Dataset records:
——
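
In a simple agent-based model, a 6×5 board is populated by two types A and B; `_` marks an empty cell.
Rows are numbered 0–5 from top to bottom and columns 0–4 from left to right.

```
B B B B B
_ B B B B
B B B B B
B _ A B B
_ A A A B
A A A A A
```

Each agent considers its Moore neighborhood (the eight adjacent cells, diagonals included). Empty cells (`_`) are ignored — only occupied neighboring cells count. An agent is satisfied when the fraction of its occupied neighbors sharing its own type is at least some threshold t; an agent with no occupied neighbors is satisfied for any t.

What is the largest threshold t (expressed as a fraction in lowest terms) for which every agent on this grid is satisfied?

2/5

Row 0: (0,0)B 2/2 · (0,1)B 4/4 · (0,2)B 5/5 · (0,3)B 5/5 · (0,4)B 3/3
Row 1: (1,1)B 7/7 · (1,2)B 8/8 · (1,3)B 8/8 · (1,4)B 5/5
Row 2: (2,0)B 3/3 · (2,1)B 5/6 · (2,2)B 6/7 · (2,3)B 7/8 · (2,4)B 5/5
Row 3: (3,0)B 2/3 · (3,2)A 3/7 · (3,3)B 5/8 · (3,4)B 4/5
Row 4: (4,1)A 5/6 · (4,2)A 6/7 · (4,3)A 5/8 · (4,4)B 2/5
Row 5: (5,0)A 2/2 · (5,1)A 4/4 · (5,2)A 5/5 · (5,3)A 4/5 · (5,4)A 2/3
The smallest same-type fraction is 2/5 at (4,4), which reduces to 2/5. Any threshold above that leaves this agent unsatisfied.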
——
Every line from the one containing "Rows are numbered" through the final line of the data above is to be restated word for word, and nothing more.

ANSWER TO THE PROBLEM:
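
Rows are numbered 0–5 from top to bottom and columns 0–4 from left to right.

```
B B B B B
_ B B B B
B B B B B
B _ A B B
_ A A A B
A A A A A
```

Each agent considers its Moore neighborhood (the eight adjacent cells, diagonals included). Empty cells (`_`) are ignored — only occupied neighboring cells count. An agent is satisfied when the fraction of its occupied neighbors sharing its own type is at least some threshold t; an agent with no occupied neighbors is satisfied for any t.

What is the largest threshold t (expressed as a fraction in lowest terms) for which every agent on this grid is satisfied?

2/5

Row 0: (0,0)B 2/2 · (0,1)B 4/4 · (0,2)B 5/5 · (0,3)B 5/5 · (0,4)B 3/3
Row 1: (1,1)B 7/7 · (1,2)B 8/8 · (1,3)B 8/8 · (1,4)B 5/5
Row 2: (2,0)B 3/3 · (2,1)B 5/6 · (2,2)B 6/7 · (2,3)B 7/8 · (2,4)B 5/5
Row 3: (3,0)B 2/3 · (3,2)A 3/7 · (3,3)B 5/8 · (3,4)B 4/5
Row 4: (4,1)A 5/6 · (4,2)A 6/7 · (4,3)A 5/8 · (4,4)B 2/5
Row 5: (5,0)A 2/2 · (5,1)A 4/4 · (5,2)A 5/5 · (5,3)A 4/5 · (5,4)A 2/3
The smallest same-type fraction is 2/5 at (4,4), which reduces to 2/5. Any threshold above that leaves this agent unsatisfied.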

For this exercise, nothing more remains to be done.